Only lines containing "Gbit" are wanted from the data below. Copy those lines.

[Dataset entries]
....

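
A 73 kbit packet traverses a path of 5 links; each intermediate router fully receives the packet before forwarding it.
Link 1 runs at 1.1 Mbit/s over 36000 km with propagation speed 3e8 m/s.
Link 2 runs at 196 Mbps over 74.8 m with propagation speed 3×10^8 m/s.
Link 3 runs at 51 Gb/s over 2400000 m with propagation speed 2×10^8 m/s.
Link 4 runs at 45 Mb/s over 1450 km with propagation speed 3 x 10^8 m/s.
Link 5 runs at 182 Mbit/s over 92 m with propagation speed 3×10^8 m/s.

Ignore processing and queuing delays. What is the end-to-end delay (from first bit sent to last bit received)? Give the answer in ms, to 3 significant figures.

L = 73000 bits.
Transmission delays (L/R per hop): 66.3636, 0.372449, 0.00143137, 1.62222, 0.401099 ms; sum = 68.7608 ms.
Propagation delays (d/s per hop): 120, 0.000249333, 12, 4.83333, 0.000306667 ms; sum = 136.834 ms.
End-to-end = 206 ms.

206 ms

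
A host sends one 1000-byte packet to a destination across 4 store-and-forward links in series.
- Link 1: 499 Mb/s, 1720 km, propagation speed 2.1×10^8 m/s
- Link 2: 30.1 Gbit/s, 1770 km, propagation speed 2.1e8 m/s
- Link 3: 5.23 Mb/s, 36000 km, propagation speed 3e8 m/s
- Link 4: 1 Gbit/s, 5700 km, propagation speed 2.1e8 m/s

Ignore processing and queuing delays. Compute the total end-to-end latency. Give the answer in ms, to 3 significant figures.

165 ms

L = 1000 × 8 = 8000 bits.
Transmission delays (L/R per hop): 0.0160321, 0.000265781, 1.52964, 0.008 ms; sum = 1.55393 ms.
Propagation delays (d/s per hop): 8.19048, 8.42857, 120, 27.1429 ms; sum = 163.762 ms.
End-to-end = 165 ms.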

....

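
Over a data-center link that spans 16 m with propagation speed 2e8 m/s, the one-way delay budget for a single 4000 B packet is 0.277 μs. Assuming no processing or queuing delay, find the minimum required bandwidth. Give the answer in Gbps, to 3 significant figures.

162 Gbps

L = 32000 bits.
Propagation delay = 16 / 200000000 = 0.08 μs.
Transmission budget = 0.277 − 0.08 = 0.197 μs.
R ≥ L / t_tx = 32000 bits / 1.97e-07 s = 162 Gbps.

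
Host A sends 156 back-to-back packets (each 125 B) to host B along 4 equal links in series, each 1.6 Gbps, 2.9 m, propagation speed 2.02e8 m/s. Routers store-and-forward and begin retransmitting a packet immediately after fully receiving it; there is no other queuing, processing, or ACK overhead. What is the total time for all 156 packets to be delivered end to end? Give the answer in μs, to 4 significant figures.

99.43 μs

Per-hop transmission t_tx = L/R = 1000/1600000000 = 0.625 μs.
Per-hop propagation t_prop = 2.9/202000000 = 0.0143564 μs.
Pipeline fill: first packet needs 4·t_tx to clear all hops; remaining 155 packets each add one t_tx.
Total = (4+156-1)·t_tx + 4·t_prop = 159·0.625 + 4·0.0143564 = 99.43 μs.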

....

◆ **WRITTEN SOLUTION**:
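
- Link 2: 30.1 Gbit/s, 1770 km, propagation speed 2.1e8 m/s
- Link 4: 1 Gbit/s, 5700 km, propagation speed 2.1e8 m/s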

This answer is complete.